AIM OF THE TASK: From the line that includes "Two observations on" to the last line of the records, inclusive, repeat each line exactly.
§ §
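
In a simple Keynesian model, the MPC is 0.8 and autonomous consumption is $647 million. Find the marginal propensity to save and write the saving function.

MPS = 1 − MPC = 1 − 0.8 = 0.2
S = Y − C = -647 + 0.2Y

MPS = 0.2; S = -647 + 0.2Y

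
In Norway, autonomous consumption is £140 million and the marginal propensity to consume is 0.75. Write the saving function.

S = -140 + 0.25Y

S = Y − C = Y − (140 + 0.75Y) = -140 + (1 − 0.75)Y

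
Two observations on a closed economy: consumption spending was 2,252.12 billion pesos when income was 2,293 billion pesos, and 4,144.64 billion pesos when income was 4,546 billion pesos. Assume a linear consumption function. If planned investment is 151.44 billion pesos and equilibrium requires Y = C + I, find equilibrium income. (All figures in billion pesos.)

MPC = (4144.64 − 2252.12)/(4546 − 2293) = 1892.52/2253 = 0.84
a = 2252.12 − 0.84(2293) = 326
Equilibrium: Y = 326 + 0.84Y + 151.44
0.16Y = 477.44, so Y = 477.44/0.16 = 2984

Y = 2984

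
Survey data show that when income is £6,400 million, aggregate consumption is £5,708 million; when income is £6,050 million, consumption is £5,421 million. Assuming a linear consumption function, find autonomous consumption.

a = 460

MPC = ΔC/ΔY = (5708 − 5421)/(6400 − 6050) = 287/350 = 0.82
a = C − MPC·Y = 5421 − 0.82(6050) = 5421 − 4961 = 460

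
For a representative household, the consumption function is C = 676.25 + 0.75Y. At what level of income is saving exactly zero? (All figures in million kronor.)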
§ §
WRITTEN RESPONSE:
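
Two observations on a closed economy: consumption spending was 2,252.12 billion pesos when income was 2,293 billion pesos, and 4,144.64 billion pesos when income was 4,546 billion pesos. Assume a linear consumption function. If planned investment is 151.44 billion pesos and equilibrium requires Y = C + I, find equilibrium income. (All figures in billion pesos.)

MPC = (4144.64 − 2252.12)/(4546 − 2293) = 1892.52/2253 = 0.84
a = 2252.12 − 0.84(2293) = 326
Equilibrium: Y = 326 + 0.84Y + 151.44
0.16Y = 477.44, so Y = 477.44/0.16 = 2984

Y = 2984

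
Survey data show that when income is £6,400 million, aggregate consumption is £5,708 million; when income is £6,050 million, consumption is £5,421 million. Assuming a linear consumption function, find autonomous consumption.

a = 460

MPC = ΔC/ΔY = (5708 − 5421)/(6400 − 6050) = 287/350 = 0.82
a = C − MPC·Y = 5421 − 0.82(6050) = 5421 − 4961 = 460

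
For a representative household, the consumption function is C = 676.25 + 0.75Y. At what level of income is saving exactly zero? (All figures in million kronor.)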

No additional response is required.